Would you please repeat the data exactly as given?

INPUT DATA Block Start

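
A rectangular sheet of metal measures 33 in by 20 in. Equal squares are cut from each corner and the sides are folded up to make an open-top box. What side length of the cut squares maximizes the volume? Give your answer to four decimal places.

With cut size x, the volume is V(x) = x(33 − 2x)(20 − 2x) for 0 < x < 10.
V'(x) = 12x^2 − 212x + 660. Setting V'(x) = 0 gives x ≈ 4.0346 (the root in (0, 10)).
V''(x) = 24x − 212 is negative there, so this is the maximum; V ≈ 1200.0691.

4.0346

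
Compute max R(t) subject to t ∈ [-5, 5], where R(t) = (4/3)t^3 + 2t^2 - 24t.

290/3

R'(t) = 4t^2 + 4t - 24, which vanishes at t = -3 and t = 2.
Compare values at every candidate in [-5, 5]: R(-5) = 10/3; R(-3) = 54; R(2) = -88/3; R(5) = 290/3.
The maximum over the interval is 290/3, attained at t = 5.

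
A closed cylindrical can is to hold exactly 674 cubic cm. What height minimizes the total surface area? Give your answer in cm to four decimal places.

9.5029

With radius r and height h, πr²h = 674 so h = 674/(πr²), and S(r) = 2πr² + 2πrh = 2πr² + 2·674/r.
S'(r) = 4πr − 2·674/r² = 0 ⇒ r³ = 674/(2π), so r ≈ 4.7515 and h = 2r ≈ 9.5029.
S''(r) = 4π + 4·674/r³ > 0, so this is the minimum; S ≈ 425.5538.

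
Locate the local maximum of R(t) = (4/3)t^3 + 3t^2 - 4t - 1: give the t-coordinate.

-2

Critical points: R'(t) = 4t^2 + 6t - 4 vanishes at t = -2, 1/2.
R''(t) = 8t + 6. R''(-2) = -10 < 0 ⇒ local maximum; R''(1/2) = 10 > 0 ⇒ local minimum.
Thus R has its local maximum at t = -2, with value 25/3.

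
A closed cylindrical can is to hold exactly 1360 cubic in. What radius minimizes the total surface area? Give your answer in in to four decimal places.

With radius r and height h, πr²h = 1360 so h = 1360/(πr²), and S(r) = 2πr² + 2πrh = 2πr² + 2·1360/r.
S'(r) = 4πr − 2·1360/r² = 0 ⇒ r³ = 1360/(2π), so r ≈ 6.0042 and h = 2r ≈ 12.0083.
S''(r) = 4π + 4·1360/r³ > 0, so this is the minimum; S ≈ 679.5277.

6.0042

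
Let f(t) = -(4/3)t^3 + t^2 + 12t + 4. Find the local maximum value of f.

f'(t) = -4t^2 + 2t + 12 = 0 at t = -3/2, 2.
Second-derivative test with f''(t) = -8t + 2: f''(-3/2) = 14 > 0 ⇒ local minimum; f''(2) = -14 < 0 ⇒ local maximum.
Thus f has its local maximum at t = 2, with value 64/3.

64/3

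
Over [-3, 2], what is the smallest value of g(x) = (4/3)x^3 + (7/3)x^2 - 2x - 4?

-13

g'(x) = 4x^2 + (14/3)x - 2, which vanishes at x = -3/2 and x = 1/3.
Candidates: g(-3) = -13,  g(-3/2) = -1/4,  g(1/3) = -353/81,  g(2) = 12.
Hence the absolute minimum is -13 at x = -3.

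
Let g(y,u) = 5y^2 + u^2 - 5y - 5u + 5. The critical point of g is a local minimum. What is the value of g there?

∂g/∂y = 10y - 5 = 0 and ∂g/∂u = 2u - 5 = 0, so (y, u) = (1/2, 5/2).
The Hessian has g_{yy} = 10, g_{uu} = 2, g_{yu} = 0, giving D = 20 > 0 with g_{yy} > 0, so the point is a local minimum.
g(1/2, 5/2) = -5/2.

-5/2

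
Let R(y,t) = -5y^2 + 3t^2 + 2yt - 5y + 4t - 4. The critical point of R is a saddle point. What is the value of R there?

∂R/∂y = -10y + 2t - 5 = 0 and ∂R/∂t = 2y + 6t + 4 = 0, so (y, t) = (-19/32, -15/32).
The Hessian has R_{yy} = -10, R_{tt} = 6, R_{yt} = 2, giving D = -64 < 0, so the point is a saddle point.
R(-19/32, -15/32) = -221/64.

-221/64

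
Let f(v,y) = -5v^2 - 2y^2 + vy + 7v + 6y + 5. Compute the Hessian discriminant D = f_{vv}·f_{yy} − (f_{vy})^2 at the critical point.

∂f/∂v = -10v + y + 7 = 0 and ∂f/∂y = v - 4y + 6 = 0, so (v, y) = (34/39, 67/39).
The Hessian has f_{vv} = -10, f_{yy} = -4, f_{vy} = 1, giving D = 39 > 0 with f_{vv} < 0, so the point is a local maximum.
D = (-10)·(-4) − (1)^2 = 39.

39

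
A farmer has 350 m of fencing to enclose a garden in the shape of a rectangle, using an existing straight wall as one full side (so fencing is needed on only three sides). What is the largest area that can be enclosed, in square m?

30625/2

Let the sides perpendicular to the wall have length x and the parallel side y, so 2x + y = 350 and the area is A = xy = x(350 − 2x).
A'(x) = 350 − 4x = 0 gives x = 175/2, and A''(x) = −4 < 0 confirms a maximum.
Then y = 350 − 2·175/2 = 175 and A = 30625/2.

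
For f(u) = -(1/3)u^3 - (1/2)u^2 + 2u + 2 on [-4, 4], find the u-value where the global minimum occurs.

f'(u) = -u^2 - u + 2, which vanishes at u = -2 and u = 1.
Candidates: f(-4) = 22/3, f(-2) = -4/3, f(1) = 19/6, f(4) = -58/3.
So the minimum is f(4) = -58/3.

4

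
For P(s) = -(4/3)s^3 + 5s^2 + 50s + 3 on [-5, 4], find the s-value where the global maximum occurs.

4

Differentiating, P'(s) = -4s^2 + 10s + 50; whose only zero in [-5, 4] is s = -5/2.
Compare values at every candidate in [-5, 4]: P(-5) = 134/3,  P(-5/2) = -839/12,  P(4) = 593/3.
So the maximum is P(4) = 593/3.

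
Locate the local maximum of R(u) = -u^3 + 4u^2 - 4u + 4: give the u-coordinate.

Critical points: R'(u) = -3u^2 + 8u - 4 vanishes at u = 2/3, 2.
Second-derivative test with R''(u) = -6u + 8: R''(2/3) = 4 > 0 ⇒ local minimum; R''(2) = -4 < 0 ⇒ local maximum.
The local maximum is R(2) = 4.

2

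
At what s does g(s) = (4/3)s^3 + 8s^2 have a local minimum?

0

g'(s) = 4s^2 + 16s. Setting g'(s) = 0 gives s ∈ {-4, 0}.
g''(s) = 8s + 16. g''(-4) = -16 < 0 ⇒ local maximum; g''(0) = 16 > 0 ⇒ local minimum.
Thus g has its local minimum at s = 0, with value 0.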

INPUT DATA Block End

YOUR SOLUTION
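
A rectangular sheet of metal measures 33 in by 20 in. Equal squares are cut from each corner and the sides are folded up to make an open-top box. What side length of the cut squares maximizes the volume? Give your answer to four decimal places.

With cut size x, the volume is V(x) = x(33 − 2x)(20 − 2x) for 0 < x < 10.
V'(x) = 12x^2 − 212x + 660. Setting V'(x) = 0 gives x ≈ 4.0346 (the root in (0, 10)).
V''(x) = 24x − 212 is negative there, so this is the maximum; V ≈ 1200.0691.

4.0346

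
Compute max R(t) subject to t ∈ [-5, 5], where R(t) = (4/3)t^3 + 2t^2 - 24t.

290/3

R'(t) = 4t^2 + 4t - 24, which vanishes at t = -3 and t = 2.
Compare values at every candidate in [-5, 5]: R(-5) = 10/3; R(-3) = 54; R(2) = -88/3; R(5) = 290/3.
The maximum over the interval is 290/3, attained at t = 5.

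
A closed cylindrical can is to hold exactly 674 cubic cm. What height minimizes the total surface area? Give your answer in cm to four decimal places.

9.5029

With radius r and height h, πr²h = 674 so h = 674/(πr²), and S(r) = 2πr² + 2πrh = 2πr² + 2·674/r.
S'(r) = 4πr − 2·674/r² = 0 ⇒ r³ = 674/(2π), so r ≈ 4.7515 and h = 2r ≈ 9.5029.
S''(r) = 4π + 4·674/r³ > 0, so this is the minimum; S ≈ 425.5538.

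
Locate the local maximum of R(t) = (4/3)t^3 + 3t^2 - 4t - 1: give the t-coordinate.

-2

Critical points: R'(t) = 4t^2 + 6t - 4 vanishes at t = -2, 1/2.
R''(t) = 8t + 6. R''(-2) = -10 < 0 ⇒ local maximum; R''(1/2) = 10 > 0 ⇒ local minimum.
Thus R has its local maximum at t = -2, with value 25/3.

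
A closed cylindrical can is to hold exactly 1360 cubic in. What radius minimizes the total surface area? Give your answer in in to four decimal places.

With radius r and height h, πr²h = 1360 so h = 1360/(πr²), and S(r) = 2πr² + 2πrh = 2πr² + 2·1360/r.
S'(r) = 4πr − 2·1360/r² = 0 ⇒ r³ = 1360/(2π), so r ≈ 6.0042 and h = 2r ≈ 12.0083.
S''(r) = 4π + 4·1360/r³ > 0, so this is the minimum; S ≈ 679.5277.

6.0042

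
Let f(t) = -(4/3)t^3 + t^2 + 12t + 4. Find the local maximum value of f.

f'(t) = -4t^2 + 2t + 12 = 0 at t = -3/2, 2.
Second-derivative test with f''(t) = -8t + 2: f''(-3/2) = 14 > 0 ⇒ local minimum; f''(2) = -14 < 0 ⇒ local maximum.
Thus f has its local maximum at t = 2, with value 64/3.

64/3

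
Over [-3, 2], what is the smallest value of g(x) = (4/3)x^3 + (7/3)x^2 - 2x - 4?

-13

g'(x) = 4x^2 + (14/3)x - 2, which vanishes at x = -3/2 and x = 1/3.
Candidates: g(-3) = -13,  g(-3/2) = -1/4,  g(1/3) = -353/81,  g(2) = 12.
Hence the absolute minimum is -13 at x = -3.

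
Let g(y,u) = 5y^2 + u^2 - 5y - 5u + 5. The critical point of g is a local minimum. What is the value of g there?

∂g/∂y = 10y - 5 = 0 and ∂g/∂u = 2u - 5 = 0, so (y, u) = (1/2, 5/2).
The Hessian has g_{yy} = 10, g_{uu} = 2, g_{yu} = 0, giving D = 20 > 0 with g_{yy} > 0, so the point is a local minimum.
g(1/2, 5/2) = -5/2.

-5/2

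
Let R(y,t) = -5y^2 + 3t^2 + 2yt - 5y + 4t - 4. The critical point of R is a saddle point. What is the value of R there?

∂R/∂y = -10y + 2t - 5 = 0 and ∂R/∂t = 2y + 6t + 4 = 0, so (y, t) = (-19/32, -15/32).
The Hessian has R_{yy} = -10, R_{tt} = 6, R_{yt} = 2, giving D = -64 < 0, so the point is a saddle point.
R(-19/32, -15/32) = -221/64.

-221/64

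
Let f(v,y) = -5v^2 - 2y^2 + vy + 7v + 6y + 5. Compute the Hessian discriminant D = f_{vv}·f_{yy} − (f_{vy})^2 at the critical point.

∂f/∂v = -10v + y + 7 = 0 and ∂f/∂y = v - 4y + 6 = 0, so (v, y) = (34/39, 67/39).
The Hessian has f_{vv} = -10, f_{yy} = -4, f_{vy} = 1, giving D = 39 > 0 with f_{vv} < 0, so the point is a local maximum.
D = (-10)·(-4) − (1)^2 = 39.

39

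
A farmer has 350 m of fencing to enclose a garden in the shape of a rectangle, using an existing straight wall as one full side (so fencing is needed on only three sides). What is the largest area that can be enclosed, in square m?

30625/2

Let the sides perpendicular to the wall have length x and the parallel side y, so 2x + y = 350 and the area is A = xy = x(350 − 2x).
A'(x) = 350 − 4x = 0 gives x = 175/2, and A''(x) = −4 < 0 confirms a maximum.
Then y = 350 − 2·175/2 = 175 and A = 30625/2.

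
For f(u) = -(1/3)u^3 - (1/2)u^2 + 2u + 2 on [-4, 4], find the u-value where the global minimum occurs.

f'(u) = -u^2 - u + 2, which vanishes at u = -2 and u = 1.
Candidates: f(-4) = 22/3, f(-2) = -4/3, f(1) = 19/6, f(4) = -58/3.
So the minimum is f(4) = -58/3.

4

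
For P(s) = -(4/3)s^3 + 5s^2 + 50s + 3 on [-5, 4], find the s-value where the global maximum occurs.

4

Differentiating, P'(s) = -4s^2 + 10s + 50; whose only zero in [-5, 4] is s = -5/2.
Compare values at every candidate in [-5, 4]: P(-5) = 134/3,  P(-5/2) = -839/12,  P(4) = 593/3.
So the maximum is P(4) = 593/3.

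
Locate the local maximum of R(u) = -u^3 + 4u^2 - 4u + 4: give the u-coordinate.

Critical points: R'(u) = -3u^2 + 8u - 4 vanishes at u = 2/3, 2.
Second-derivative test with R''(u) = -6u + 8: R''(2/3) = 4 > 0 ⇒ local minimum; R''(2) = -4 < 0 ⇒ local maximum.
The local maximum is R(2) = 4.

2

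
At what s does g(s) = (4/3)s^3 + 8s^2 have a local minimum?

0

g'(s) = 4s^2 + 16s. Setting g'(s) = 0 gives s ∈ {-4, 0}.
g''(s) = 8s + 16. g''(-4) = -16 < 0 ⇒ local maximum; g''(0) = 16 > 0 ⇒ local minimum.
Thus g has its local minimum at s = 0, with value 0.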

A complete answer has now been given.